__YOUR ASSIGNMENT__:
A verbatim copy of the whole listing is what is needed.

__DATA FOR THE TASK__:
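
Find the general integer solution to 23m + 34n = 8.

Step 1: Compute gcd(23, 34) = 1.
Since 1 divides 8, solutions exist.

Step 2: Find a particular solution using extended Euclidean algorithm.
We get m₀ = 24, n₀ = -16.
Check: 23*24 + 34*-16 = 8 = 8 ✓

Step 3: Write the general solution.
m = 24 + (34/1)t = 24 + 34t
n = -16 - (23/1)t = -16 - 23t
for any integer t.

m = 24 + 34t, n = -16 - 23t for integer t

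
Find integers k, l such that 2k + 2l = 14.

Step 1: Check solvability.
gcd(2, 2) = 2
Since 2 divides 14, solutions exist.

Step 2: Apply extended Euclidean algorithm to find gcd.
We find integers such that 2*x0 + 2*y0 = 2

Step 3: Scale the particular solution.
Multiply by 14/2 = 7:
k = 0, l = 7

Step 4: Verify.
2*(0) + 2*(7) = 14 = 14 ✓

k = 0, l = 7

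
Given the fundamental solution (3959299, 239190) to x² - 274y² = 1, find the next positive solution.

Solutions to x² - Dy² = 1 are generated by powers of (x₀ + y₀√D).
The next solution satisfies x₁ + y₁√274 = (x₀ + y₀√274)², giving:
x₁ = x₀² + 274y₀² = 3959299² + 274·239190² = 15676048571401 + 15676048571400 = 31352097142801
y₁ = 2x₀y₀ = 2·3959299·239190 = 1894049455620

Verify: 31352097142801² - 274·1894049455620² = 982953995251630627786125601 - 982953995251630627786125600 = 1 ✓

x = 31352097142801, y = 1894049455620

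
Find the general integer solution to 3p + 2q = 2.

Step 1: Compute gcd(3, 2) = 1.
Since 1 divides 2, solutions exist.

Step 2: Find a particular solution using extended Euclidean algorithm.
We get p₀ = 2, q₀ = -2.
Check: 3*2 + 2*-2 = 2 = 2 ✓

Step 3: Write the general solution.
p = 2 + (2/1)t = 2 + 2t
q = -2 - (3/1)t = -2 - 3t
for any integer t.

p = 2 + 2t, q = -2 - 3t for integer t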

__ANSWER TO THIS PROBLEM__:
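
Find the general integer solution to 23m + 34n = 8.

Step 1: Compute gcd(23, 34) = 1.
Since 1 divides 8, solutions exist.

Step 2: Find a particular solution using extended Euclidean algorithm.
We get m₀ = 24, n₀ = -16.
Check: 23*24 + 34*-16 = 8 = 8 ✓

Step 3: Write the general solution.
m = 24 + (34/1)t = 24 + 34t
n = -16 - (23/1)t = -16 - 23t
for any integer t.

m = 24 + 34t, n = -16 - 23t for integer t

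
Find integers k, l such that 2k + 2l = 14.

Step 1: Check solvability.
gcd(2, 2) = 2
Since 2 divides 14, solutions exist.

Step 2: Apply extended Euclidean algorithm to find gcd.
We find integers such that 2*x0 + 2*y0 = 2

Step 3: Scale the particular solution.
Multiply by 14/2 = 7:
k = 0, l = 7

Step 4: Verify.
2*(0) + 2*(7) = 14 = 14 ✓

k = 0, l = 7

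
Given the fundamental solution (3959299, 239190) to x² - 274y² = 1, find the next positive solution.

Solutions to x² - Dy² = 1 are generated by powers of (x₀ + y₀√D).
The next solution satisfies x₁ + y₁√274 = (x₀ + y₀√274)², giving:
x₁ = x₀² + 274y₀² = 3959299² + 274·239190² = 15676048571401 + 15676048571400 = 31352097142801
y₁ = 2x₀y₀ = 2·3959299·239190 = 1894049455620

Verify: 31352097142801² - 274·1894049455620² = 982953995251630627786125601 - 982953995251630627786125600 = 1 ✓

x = 31352097142801, y = 1894049455620

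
Find the general integer solution to 3p + 2q = 2.

Step 1: Compute gcd(3, 2) = 1.
Since 1 divides 2, solutions exist.

Step 2: Find a particular solution using extended Euclidean algorithm.
We get p₀ = 2, q₀ = -2.
Check: 3*2 + 2*-2 = 2 = 2 ✓

Step 3: Write the general solution.
p = 2 + (2/1)t = 2 + 2t
q = -2 - (3/1)t = -2 - 3t
for any integer t.

p = 2 + 2t, q = -2 - 3t for integer t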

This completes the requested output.